WHAT TO DO -> Show every line below where "audit" can be found.

DATA ->

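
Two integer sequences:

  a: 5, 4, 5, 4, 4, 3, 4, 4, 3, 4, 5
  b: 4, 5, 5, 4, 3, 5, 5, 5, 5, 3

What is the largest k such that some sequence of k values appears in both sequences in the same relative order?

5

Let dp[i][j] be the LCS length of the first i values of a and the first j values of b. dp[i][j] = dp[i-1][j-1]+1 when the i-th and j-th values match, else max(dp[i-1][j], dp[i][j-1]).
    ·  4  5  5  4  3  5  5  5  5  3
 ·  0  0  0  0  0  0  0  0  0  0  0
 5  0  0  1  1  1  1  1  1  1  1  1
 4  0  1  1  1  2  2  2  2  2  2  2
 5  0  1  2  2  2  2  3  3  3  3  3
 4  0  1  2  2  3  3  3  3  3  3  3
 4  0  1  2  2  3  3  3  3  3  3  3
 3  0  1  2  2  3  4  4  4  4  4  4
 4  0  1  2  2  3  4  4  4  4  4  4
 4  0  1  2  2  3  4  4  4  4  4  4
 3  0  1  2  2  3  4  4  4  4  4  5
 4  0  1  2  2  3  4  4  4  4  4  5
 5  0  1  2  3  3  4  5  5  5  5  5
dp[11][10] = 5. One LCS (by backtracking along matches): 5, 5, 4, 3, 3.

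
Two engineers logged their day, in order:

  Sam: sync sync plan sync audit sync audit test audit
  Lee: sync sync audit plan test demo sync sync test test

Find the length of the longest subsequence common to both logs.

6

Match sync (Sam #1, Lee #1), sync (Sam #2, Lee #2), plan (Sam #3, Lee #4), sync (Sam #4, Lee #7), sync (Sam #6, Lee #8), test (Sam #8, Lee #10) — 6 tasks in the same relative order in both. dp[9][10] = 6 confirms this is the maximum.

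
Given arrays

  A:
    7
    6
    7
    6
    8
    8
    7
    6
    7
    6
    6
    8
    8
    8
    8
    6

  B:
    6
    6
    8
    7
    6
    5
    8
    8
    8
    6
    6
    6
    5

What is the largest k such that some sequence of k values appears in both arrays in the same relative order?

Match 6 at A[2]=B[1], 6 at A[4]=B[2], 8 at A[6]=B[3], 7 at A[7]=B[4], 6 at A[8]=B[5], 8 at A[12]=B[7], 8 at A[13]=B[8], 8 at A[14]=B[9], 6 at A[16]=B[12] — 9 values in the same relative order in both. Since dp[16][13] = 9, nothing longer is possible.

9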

ANSWER BELOW ->
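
  Sam: sync sync plan sync audit sync audit test audit
  Lee: sync sync audit plan test demo sync sync test test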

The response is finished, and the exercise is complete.